Data provided >>

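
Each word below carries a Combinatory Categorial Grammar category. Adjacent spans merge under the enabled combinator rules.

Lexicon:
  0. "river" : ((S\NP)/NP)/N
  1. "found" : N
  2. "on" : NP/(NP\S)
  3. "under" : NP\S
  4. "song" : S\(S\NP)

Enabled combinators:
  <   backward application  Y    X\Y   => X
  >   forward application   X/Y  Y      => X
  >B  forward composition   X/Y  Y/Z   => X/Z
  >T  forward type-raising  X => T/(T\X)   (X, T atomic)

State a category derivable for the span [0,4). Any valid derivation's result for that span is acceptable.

S\NP

[0,5] S   <
  [0,4] S\NP   >
    [0,2] (S\NP)/NP   >
      [0,1] "river" : ((S\NP)/NP)/N
      [1,2] "found" : N
    [2,4] NP   >
      [2,3] "on" : NP/(NP\S)
      [3,4] "under" : NP\S
  [4,5] "song" : S\(S\NP)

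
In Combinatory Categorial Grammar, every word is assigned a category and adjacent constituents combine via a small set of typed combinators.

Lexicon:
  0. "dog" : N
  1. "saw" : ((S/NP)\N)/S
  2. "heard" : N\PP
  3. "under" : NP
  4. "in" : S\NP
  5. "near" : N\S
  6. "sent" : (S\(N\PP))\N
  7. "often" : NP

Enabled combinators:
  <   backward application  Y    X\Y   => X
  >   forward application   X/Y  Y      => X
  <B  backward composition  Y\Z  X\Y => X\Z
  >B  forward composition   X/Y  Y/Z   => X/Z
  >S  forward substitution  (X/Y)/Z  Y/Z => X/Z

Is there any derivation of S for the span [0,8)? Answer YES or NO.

[0,8] S   >
  [0,7] S/NP   <
    [0,1] "dog" : N
    [1,7] (S/NP)\N   >
      [1,2] "saw" : ((S/NP)\N)/S
      [2,7] S   <
        [2,3] "heard" : N\PP
        [3,7] S\(N\PP)   <
          [3,6] N   <
            [3,5] S   <
              [3,4] "under" : NP
              [4,5] "in" : S\NP
            [5,6] "near" : N\S
          [6,7] "sent" : (S\(N\PP))\N
  [7,8] "often" : NP

YES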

Task details >> What is the number of lines in the records that hold "Combinatory"? Give the number by itself.

Final answer >> 2